_EXERCISE_: Your output should be the lines of the data that follow, reproduced exactly from the first through the line bearing "Right, Suck, Left, Suck, Suck, Right".

◆ ◆ ◆

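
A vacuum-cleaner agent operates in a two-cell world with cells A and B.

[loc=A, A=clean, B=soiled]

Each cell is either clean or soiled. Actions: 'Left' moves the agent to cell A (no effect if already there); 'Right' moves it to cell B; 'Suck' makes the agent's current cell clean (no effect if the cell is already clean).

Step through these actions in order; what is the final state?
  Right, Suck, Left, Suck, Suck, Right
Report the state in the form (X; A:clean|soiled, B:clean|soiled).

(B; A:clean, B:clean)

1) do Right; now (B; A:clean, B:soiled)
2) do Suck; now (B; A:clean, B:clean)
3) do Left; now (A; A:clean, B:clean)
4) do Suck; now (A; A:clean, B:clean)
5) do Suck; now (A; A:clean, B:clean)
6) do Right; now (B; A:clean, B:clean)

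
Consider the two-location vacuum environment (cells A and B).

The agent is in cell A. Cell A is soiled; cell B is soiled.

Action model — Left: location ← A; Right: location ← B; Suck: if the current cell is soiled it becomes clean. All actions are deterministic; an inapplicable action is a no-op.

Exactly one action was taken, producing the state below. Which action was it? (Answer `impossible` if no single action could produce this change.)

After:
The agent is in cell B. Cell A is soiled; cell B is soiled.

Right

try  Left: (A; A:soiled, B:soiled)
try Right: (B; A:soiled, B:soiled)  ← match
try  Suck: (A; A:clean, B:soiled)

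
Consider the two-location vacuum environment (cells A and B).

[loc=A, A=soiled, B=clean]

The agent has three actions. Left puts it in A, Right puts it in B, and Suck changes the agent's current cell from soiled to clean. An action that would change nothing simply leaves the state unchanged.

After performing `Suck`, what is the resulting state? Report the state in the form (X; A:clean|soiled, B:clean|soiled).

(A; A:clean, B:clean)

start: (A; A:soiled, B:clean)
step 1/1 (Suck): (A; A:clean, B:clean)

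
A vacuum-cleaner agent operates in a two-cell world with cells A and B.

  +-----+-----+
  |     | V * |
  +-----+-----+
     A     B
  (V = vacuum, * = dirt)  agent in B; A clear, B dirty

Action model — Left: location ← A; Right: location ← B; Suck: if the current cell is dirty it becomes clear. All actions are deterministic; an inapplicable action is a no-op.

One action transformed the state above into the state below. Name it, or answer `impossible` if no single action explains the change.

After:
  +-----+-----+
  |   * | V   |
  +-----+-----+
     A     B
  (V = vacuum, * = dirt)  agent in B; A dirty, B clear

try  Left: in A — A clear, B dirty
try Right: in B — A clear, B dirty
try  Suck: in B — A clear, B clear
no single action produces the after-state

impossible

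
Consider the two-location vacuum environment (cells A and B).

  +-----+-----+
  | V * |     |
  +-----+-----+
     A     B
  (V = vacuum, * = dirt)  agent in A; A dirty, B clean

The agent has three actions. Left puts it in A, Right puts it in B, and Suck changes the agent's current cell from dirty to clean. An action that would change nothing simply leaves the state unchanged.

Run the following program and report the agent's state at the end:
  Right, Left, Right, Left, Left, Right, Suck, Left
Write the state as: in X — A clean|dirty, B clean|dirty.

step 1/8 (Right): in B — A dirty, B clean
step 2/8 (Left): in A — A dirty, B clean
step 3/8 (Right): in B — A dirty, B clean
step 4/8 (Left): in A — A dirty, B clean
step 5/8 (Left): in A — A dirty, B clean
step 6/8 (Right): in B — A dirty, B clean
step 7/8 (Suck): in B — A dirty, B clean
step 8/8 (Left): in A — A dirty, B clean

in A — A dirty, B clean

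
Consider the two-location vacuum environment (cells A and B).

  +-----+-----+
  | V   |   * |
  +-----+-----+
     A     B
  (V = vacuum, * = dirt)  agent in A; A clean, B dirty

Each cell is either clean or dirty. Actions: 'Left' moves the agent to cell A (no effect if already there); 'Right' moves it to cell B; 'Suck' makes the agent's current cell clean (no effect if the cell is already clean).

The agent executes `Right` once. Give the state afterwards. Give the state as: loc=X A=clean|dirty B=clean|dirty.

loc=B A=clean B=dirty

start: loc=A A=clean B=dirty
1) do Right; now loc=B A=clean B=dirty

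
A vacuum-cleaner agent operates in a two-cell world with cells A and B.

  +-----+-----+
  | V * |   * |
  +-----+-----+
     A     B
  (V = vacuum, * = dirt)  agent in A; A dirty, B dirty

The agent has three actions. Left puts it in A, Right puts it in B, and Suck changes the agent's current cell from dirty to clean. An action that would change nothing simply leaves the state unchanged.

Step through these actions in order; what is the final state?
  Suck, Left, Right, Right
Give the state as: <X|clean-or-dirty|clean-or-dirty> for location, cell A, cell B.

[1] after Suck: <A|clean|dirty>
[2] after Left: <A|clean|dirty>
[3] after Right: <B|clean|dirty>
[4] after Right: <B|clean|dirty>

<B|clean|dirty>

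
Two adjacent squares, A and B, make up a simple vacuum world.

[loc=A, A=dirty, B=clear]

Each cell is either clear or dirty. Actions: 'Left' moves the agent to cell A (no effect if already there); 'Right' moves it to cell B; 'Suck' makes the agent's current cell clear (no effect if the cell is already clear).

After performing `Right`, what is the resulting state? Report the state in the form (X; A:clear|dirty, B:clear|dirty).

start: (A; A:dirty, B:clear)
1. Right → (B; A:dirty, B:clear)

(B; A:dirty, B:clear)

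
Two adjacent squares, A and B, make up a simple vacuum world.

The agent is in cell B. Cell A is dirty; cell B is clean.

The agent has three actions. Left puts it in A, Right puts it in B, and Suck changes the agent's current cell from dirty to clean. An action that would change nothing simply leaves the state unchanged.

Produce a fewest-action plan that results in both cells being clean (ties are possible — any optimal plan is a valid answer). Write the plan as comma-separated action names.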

◆ ◆ ◆

_TASK SOLUTION_:
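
A vacuum-cleaner agent operates in a two-cell world with cells A and B.

[loc=A, A=clean, B=soiled]

Each cell is either clean or soiled. Actions: 'Left' moves the agent to cell A (no effect if already there); 'Right' moves it to cell B; 'Suck' makes the agent's current cell clean (no effect if the cell is already clean).

Step through these actions in order; what is the final state?
  Right, Suck, Left, Suck, Suck, Right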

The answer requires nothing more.